Please keep to the lines below from the one with "Let A(k) = (k" through the one with "Answer: -1/438365 ≈ -2.2812e-6", and restate them word for word, ends included.

*** Input material ***

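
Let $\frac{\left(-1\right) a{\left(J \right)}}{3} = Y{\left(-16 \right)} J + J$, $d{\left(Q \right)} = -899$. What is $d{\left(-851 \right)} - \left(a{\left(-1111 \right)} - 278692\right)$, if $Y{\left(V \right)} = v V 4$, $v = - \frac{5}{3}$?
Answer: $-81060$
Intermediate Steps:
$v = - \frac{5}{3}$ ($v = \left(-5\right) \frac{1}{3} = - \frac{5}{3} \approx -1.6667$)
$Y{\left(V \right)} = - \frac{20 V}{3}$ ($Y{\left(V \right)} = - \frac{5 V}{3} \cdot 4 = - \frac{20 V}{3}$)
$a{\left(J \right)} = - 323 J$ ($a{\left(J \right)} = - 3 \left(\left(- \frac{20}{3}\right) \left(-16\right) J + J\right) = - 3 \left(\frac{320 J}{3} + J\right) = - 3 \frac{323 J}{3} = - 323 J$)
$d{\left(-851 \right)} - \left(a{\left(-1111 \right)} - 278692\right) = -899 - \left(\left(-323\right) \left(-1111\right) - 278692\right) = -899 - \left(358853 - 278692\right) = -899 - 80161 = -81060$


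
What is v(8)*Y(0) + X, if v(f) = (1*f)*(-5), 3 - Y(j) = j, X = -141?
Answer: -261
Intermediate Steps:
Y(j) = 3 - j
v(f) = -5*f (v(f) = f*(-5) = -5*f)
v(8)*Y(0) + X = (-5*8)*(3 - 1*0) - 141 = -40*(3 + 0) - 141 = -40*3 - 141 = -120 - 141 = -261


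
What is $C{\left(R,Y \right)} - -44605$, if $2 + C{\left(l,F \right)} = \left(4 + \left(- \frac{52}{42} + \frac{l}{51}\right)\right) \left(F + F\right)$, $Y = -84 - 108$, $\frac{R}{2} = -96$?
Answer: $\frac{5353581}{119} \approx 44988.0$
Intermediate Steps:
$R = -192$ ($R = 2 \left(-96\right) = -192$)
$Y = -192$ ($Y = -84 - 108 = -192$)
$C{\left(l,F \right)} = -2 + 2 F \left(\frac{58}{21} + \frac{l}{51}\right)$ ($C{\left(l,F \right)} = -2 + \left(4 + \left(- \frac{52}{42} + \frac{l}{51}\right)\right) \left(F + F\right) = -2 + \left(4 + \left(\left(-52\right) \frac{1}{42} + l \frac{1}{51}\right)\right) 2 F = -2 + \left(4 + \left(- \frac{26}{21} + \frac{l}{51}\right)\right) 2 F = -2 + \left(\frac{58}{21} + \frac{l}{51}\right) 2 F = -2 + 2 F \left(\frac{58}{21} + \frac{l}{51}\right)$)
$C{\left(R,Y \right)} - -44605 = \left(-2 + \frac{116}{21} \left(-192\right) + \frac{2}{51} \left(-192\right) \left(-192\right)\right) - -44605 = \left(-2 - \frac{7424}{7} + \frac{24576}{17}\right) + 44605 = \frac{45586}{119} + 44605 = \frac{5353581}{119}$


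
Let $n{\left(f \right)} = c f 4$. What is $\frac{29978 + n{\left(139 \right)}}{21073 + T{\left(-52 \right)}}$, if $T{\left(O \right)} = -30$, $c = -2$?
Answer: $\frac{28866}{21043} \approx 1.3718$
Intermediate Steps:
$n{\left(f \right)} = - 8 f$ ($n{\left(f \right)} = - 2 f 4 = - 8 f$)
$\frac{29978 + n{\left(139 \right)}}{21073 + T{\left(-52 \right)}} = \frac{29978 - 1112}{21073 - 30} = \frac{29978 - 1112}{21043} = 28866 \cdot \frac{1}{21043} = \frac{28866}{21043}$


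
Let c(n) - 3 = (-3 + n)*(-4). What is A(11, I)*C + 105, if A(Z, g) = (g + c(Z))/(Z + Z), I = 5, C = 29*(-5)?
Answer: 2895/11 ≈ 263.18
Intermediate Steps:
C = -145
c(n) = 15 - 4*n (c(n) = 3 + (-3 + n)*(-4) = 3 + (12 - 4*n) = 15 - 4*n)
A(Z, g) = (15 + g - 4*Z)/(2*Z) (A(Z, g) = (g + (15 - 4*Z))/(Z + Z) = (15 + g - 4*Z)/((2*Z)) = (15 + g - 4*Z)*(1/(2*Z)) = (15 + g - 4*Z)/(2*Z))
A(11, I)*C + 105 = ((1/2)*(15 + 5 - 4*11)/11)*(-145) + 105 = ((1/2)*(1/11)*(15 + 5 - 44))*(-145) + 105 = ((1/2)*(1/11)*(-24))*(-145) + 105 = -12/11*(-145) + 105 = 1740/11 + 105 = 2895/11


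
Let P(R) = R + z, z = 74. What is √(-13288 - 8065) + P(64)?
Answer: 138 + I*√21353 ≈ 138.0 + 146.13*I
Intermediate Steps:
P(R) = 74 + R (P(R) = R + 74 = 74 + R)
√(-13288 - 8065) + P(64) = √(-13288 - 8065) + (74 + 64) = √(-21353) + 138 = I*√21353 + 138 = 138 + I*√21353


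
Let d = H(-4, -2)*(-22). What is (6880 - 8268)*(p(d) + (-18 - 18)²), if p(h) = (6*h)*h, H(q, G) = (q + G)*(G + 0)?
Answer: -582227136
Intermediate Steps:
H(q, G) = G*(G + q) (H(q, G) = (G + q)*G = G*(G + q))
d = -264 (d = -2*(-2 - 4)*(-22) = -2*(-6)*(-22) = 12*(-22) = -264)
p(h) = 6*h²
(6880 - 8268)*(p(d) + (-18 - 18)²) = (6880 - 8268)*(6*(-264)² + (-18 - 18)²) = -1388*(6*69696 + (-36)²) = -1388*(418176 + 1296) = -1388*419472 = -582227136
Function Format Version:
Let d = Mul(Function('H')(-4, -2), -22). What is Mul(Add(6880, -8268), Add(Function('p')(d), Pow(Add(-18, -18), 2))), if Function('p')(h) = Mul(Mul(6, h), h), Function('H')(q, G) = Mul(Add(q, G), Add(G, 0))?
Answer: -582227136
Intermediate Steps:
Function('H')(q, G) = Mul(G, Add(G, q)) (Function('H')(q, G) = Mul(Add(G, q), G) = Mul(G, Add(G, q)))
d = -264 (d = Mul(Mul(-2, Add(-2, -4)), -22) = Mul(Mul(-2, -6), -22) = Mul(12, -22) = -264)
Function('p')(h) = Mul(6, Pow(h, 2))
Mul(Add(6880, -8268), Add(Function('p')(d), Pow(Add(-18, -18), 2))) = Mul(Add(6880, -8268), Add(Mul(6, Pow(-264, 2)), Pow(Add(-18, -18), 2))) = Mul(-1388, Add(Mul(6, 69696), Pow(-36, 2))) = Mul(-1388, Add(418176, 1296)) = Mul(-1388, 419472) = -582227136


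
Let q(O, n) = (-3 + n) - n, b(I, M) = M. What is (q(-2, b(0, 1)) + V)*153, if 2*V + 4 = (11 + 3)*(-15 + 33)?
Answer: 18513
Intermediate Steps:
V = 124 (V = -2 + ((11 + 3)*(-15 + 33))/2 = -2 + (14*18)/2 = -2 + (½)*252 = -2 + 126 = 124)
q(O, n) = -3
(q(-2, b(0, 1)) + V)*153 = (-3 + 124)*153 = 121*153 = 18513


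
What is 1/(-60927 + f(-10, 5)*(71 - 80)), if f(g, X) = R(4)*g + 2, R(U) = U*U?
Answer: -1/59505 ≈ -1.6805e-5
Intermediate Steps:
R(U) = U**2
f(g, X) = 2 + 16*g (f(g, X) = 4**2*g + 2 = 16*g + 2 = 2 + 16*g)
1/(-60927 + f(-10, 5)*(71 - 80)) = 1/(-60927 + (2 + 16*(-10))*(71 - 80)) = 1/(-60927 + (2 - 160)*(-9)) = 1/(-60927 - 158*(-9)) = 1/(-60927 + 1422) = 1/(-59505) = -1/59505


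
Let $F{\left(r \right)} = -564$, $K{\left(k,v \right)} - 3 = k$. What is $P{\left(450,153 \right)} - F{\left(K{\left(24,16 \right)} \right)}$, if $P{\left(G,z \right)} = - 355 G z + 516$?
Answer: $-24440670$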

***
*** Input material ***

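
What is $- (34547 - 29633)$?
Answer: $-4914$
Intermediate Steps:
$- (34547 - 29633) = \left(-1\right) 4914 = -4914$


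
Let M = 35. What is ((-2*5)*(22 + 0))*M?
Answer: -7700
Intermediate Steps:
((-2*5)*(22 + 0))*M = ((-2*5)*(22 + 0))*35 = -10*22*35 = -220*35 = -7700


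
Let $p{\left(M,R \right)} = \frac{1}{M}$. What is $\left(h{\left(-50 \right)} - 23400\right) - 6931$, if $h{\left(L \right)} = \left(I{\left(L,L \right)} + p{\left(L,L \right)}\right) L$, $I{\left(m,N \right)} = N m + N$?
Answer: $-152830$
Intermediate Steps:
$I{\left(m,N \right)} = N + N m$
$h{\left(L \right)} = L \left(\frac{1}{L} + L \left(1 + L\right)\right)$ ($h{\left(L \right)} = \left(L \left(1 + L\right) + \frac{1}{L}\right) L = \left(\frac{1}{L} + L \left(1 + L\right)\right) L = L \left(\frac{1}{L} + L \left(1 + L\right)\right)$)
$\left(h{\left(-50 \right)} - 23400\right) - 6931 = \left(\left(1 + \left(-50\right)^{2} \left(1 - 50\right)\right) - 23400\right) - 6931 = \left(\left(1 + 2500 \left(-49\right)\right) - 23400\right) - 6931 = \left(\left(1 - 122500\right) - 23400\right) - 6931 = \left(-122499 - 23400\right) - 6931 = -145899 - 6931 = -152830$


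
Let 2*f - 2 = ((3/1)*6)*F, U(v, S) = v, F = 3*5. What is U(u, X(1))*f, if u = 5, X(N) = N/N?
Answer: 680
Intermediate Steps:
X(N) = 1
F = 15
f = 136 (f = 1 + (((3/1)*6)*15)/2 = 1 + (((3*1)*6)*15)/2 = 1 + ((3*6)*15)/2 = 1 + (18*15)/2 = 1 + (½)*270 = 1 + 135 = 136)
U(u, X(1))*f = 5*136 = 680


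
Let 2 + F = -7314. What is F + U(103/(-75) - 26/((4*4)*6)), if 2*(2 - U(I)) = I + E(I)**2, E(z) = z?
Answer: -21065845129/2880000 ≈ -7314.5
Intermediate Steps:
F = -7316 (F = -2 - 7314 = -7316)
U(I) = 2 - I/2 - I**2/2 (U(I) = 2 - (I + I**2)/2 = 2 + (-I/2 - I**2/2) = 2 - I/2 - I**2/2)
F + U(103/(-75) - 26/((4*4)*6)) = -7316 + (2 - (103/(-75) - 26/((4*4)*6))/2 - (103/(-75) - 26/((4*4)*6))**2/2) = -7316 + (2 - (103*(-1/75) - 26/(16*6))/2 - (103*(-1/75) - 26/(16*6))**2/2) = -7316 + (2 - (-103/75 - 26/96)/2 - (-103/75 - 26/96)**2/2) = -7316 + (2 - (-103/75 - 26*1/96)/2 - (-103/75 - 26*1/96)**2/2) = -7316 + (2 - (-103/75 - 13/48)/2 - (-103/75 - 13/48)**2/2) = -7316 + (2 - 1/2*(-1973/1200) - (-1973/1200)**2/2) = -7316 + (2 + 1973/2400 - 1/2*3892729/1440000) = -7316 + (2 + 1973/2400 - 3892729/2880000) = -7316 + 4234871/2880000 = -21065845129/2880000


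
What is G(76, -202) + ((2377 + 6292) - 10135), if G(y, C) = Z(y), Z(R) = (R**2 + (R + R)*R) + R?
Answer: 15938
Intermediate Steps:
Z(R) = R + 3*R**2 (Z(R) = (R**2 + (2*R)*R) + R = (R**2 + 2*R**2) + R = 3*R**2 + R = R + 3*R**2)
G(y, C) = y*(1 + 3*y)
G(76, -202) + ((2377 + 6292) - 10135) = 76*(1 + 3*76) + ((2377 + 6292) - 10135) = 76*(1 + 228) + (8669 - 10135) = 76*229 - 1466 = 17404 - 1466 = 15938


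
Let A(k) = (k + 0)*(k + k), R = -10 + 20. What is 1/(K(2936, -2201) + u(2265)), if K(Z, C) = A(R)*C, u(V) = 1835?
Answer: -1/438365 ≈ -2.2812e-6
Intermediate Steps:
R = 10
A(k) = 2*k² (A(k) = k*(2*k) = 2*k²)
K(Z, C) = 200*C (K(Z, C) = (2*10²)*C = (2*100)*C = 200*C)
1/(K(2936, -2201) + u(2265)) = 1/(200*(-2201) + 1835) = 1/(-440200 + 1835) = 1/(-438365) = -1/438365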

***

# Output for this task:
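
Let A(k) = (k + 0)*(k + k), R = -10 + 20. What is 1/(K(2936, -2201) + u(2265)), if K(Z, C) = A(R)*C, u(V) = 1835?
Answer: -1/438365 ≈ -2.2812e-6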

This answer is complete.